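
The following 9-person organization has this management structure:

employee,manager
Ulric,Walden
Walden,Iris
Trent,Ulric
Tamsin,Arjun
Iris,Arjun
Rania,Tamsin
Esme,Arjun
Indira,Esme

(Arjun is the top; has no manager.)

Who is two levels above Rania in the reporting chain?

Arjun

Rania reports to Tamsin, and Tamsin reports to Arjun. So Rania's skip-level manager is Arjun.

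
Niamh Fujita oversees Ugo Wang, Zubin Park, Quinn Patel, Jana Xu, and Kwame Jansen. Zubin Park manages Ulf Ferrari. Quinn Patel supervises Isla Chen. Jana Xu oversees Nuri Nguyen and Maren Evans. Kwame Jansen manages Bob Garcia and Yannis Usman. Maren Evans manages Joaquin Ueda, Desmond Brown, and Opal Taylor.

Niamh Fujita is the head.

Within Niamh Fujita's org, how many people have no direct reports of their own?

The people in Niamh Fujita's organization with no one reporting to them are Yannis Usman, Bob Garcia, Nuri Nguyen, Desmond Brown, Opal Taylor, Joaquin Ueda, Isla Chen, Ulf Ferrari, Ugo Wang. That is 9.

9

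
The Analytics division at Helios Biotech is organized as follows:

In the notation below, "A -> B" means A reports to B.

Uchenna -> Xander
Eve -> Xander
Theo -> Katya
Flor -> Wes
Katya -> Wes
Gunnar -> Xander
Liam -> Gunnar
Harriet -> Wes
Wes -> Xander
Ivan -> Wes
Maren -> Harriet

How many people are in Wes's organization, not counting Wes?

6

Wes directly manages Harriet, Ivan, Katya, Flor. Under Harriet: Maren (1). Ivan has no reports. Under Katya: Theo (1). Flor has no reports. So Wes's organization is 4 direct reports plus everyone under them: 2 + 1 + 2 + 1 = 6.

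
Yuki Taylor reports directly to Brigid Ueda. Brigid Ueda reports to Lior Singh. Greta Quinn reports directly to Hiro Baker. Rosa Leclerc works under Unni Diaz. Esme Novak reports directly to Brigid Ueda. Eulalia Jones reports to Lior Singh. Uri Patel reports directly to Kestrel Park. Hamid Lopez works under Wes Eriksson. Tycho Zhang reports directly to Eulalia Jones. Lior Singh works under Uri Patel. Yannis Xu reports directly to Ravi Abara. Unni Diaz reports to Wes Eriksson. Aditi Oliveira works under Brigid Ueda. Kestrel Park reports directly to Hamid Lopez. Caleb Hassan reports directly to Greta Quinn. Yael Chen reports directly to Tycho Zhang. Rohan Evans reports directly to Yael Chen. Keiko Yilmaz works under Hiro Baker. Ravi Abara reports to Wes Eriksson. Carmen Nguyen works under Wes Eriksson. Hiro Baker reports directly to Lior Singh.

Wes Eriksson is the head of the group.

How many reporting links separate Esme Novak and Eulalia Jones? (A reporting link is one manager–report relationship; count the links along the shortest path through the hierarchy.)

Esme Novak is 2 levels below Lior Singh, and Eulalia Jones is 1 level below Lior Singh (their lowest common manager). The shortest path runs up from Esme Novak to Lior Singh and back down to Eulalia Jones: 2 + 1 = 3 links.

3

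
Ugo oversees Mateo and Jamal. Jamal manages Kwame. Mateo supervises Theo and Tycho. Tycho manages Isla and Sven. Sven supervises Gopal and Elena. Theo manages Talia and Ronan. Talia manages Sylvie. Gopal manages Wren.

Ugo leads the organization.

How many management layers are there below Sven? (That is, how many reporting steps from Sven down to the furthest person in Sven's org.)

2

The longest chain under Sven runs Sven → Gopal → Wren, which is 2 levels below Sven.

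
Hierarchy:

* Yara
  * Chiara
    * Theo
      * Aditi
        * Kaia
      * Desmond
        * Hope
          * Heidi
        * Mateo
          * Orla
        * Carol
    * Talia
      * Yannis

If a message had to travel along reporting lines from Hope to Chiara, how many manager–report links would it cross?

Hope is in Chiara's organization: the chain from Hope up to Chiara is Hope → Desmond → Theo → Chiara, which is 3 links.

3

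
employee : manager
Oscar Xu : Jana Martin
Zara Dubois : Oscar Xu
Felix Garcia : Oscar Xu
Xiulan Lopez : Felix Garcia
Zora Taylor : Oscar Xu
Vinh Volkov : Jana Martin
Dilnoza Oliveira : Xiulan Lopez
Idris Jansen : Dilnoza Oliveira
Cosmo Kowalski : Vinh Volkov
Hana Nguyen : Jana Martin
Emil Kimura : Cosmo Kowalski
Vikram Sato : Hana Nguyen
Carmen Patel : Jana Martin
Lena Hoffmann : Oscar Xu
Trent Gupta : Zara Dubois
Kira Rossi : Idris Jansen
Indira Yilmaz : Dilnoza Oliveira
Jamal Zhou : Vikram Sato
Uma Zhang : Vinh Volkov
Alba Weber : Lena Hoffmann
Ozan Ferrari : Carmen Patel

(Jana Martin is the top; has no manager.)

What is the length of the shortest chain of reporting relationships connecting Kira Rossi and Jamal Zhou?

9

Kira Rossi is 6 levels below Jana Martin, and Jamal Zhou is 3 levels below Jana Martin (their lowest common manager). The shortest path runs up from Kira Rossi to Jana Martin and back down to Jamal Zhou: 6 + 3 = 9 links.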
+ + + +
• **Description of the task**:
Each of the records shown above needs to be repeated exactly.

• **Response area**:
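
The following 9-person organization has this management structure:

employee,manager
Ulric,Walden
Walden,Iris
Trent,Ulric
Tamsin,Arjun
Iris,Arjun
Rania,Tamsin
Esme,Arjun
Indira,Esme

(Arjun is the top; has no manager.)

Who is two levels above Rania in the reporting chain?

Arjun

Rania reports to Tamsin, and Tamsin reports to Arjun. So Rania's skip-level manager is Arjun.

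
Niamh Fujita oversees Ugo Wang, Zubin Park, Quinn Patel, Jana Xu, and Kwame Jansen. Zubin Park manages Ulf Ferrari. Quinn Patel supervises Isla Chen. Jana Xu oversees Nuri Nguyen and Maren Evans. Kwame Jansen manages Bob Garcia and Yannis Usman. Maren Evans manages Joaquin Ueda, Desmond Brown, and Opal Taylor.

Niamh Fujita is the head.

Within Niamh Fujita's org, how many people have no direct reports of their own?

The people in Niamh Fujita's organization with no one reporting to them are Yannis Usman, Bob Garcia, Nuri Nguyen, Desmond Brown, Opal Taylor, Joaquin Ueda, Isla Chen, Ulf Ferrari, Ugo Wang. That is 9.

9

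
The Analytics division at Helios Biotech is organized as follows:

In the notation below, "A -> B" means A reports to B.

Uchenna -> Xander
Eve -> Xander
Theo -> Katya
Flor -> Wes
Katya -> Wes
Gunnar -> Xander
Liam -> Gunnar
Harriet -> Wes
Wes -> Xander
Ivan -> Wes
Maren -> Harriet

How many people are in Wes's organization, not counting Wes?

6

Wes directly manages Harriet, Ivan, Katya, Flor. Under Harriet: Maren (1). Ivan has no reports. Under Katya: Theo (1). Flor has no reports. So Wes's organization is 4 direct reports plus everyone under them: 2 + 1 + 2 + 1 = 6.

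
Yuki Taylor reports directly to Brigid Ueda. Brigid Ueda reports to Lior Singh. Greta Quinn reports directly to Hiro Baker. Rosa Leclerc works under Unni Diaz. Esme Novak reports directly to Brigid Ueda. Eulalia Jones reports to Lior Singh. Uri Patel reports directly to Kestrel Park. Hamid Lopez works under Wes Eriksson. Tycho Zhang reports directly to Eulalia Jones. Lior Singh works under Uri Patel. Yannis Xu reports directly to Ravi Abara. Unni Diaz reports to Wes Eriksson. Aditi Oliveira works under Brigid Ueda. Kestrel Park reports directly to Hamid Lopez. Caleb Hassan reports directly to Greta Quinn. Yael Chen reports directly to Tycho Zhang. Rohan Evans reports directly to Yael Chen. Keiko Yilmaz works under Hiro Baker. Ravi Abara reports to Wes Eriksson. Carmen Nguyen works under Wes Eriksson. Hiro Baker reports directly to Lior Singh.

Wes Eriksson is the head of the group.

How many reporting links separate Esme Novak and Eulalia Jones? (A reporting link is one manager–report relationship; count the links along the shortest path through the hierarchy.)

Esme Novak is 2 levels below Lior Singh, and Eulalia Jones is 1 level below Lior Singh (their lowest common manager). The shortest path runs up from Esme Novak to Lior Singh and back down to Eulalia Jones: 2 + 1 = 3 links.

3

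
Ugo oversees Mateo and Jamal. Jamal manages Kwame. Mateo supervises Theo and Tycho. Tycho manages Isla and Sven. Sven supervises Gopal and Elena. Theo manages Talia and Ronan. Talia manages Sylvie. Gopal manages Wren.

Ugo leads the organization.

How many management layers are there below Sven? (That is, how many reporting steps from Sven down to the furthest person in Sven's org.)

2

The longest chain under Sven runs Sven → Gopal → Wren, which is 2 levels below Sven.

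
Hierarchy:

* Yara
  * Chiara
    * Theo
      * Aditi
        * Kaia
      * Desmond
        * Hope
          * Heidi
        * Mateo
          * Orla
        * Carol
    * Talia
      * Yannis

If a message had to travel along reporting lines from Hope to Chiara, how many manager–report links would it cross?

Hope is in Chiara's organization: the chain from Hope up to Chiara is Hope → Desmond → Theo → Chiara, which is 3 links.

3

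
employee : manager
Oscar Xu : Jana Martin
Zara Dubois : Oscar Xu
Felix Garcia : Oscar Xu
Xiulan Lopez : Felix Garcia
Zora Taylor : Oscar Xu
Vinh Volkov : Jana Martin
Dilnoza Oliveira : Xiulan Lopez
Idris Jansen : Dilnoza Oliveira
Cosmo Kowalski : Vinh Volkov
Hana Nguyen : Jana Martin
Emil Kimura : Cosmo Kowalski
Vikram Sato : Hana Nguyen
Carmen Patel : Jana Martin
Lena Hoffmann : Oscar Xu
Trent Gupta : Zara Dubois
Kira Rossi : Idris Jansen
Indira Yilmaz : Dilnoza Oliveira
Jamal Zhou : Vikram Sato
Uma Zhang : Vinh Volkov
Alba Weber : Lena Hoffmann
Ozan Ferrari : Carmen Patel

(Jana Martin is the top; has no manager.)

What is the length of the shortest chain of reporting relationships connecting Kira Rossi and Jamal Zhou?

9

Kira Rossi is 6 levels below Jana Martin, and Jamal Zhou is 3 levels below Jana Martin (their lowest common manager). The shortest path runs up from Kira Rossi to Jana Martin and back down to Jamal Zhou: 6 + 3 = 9 links.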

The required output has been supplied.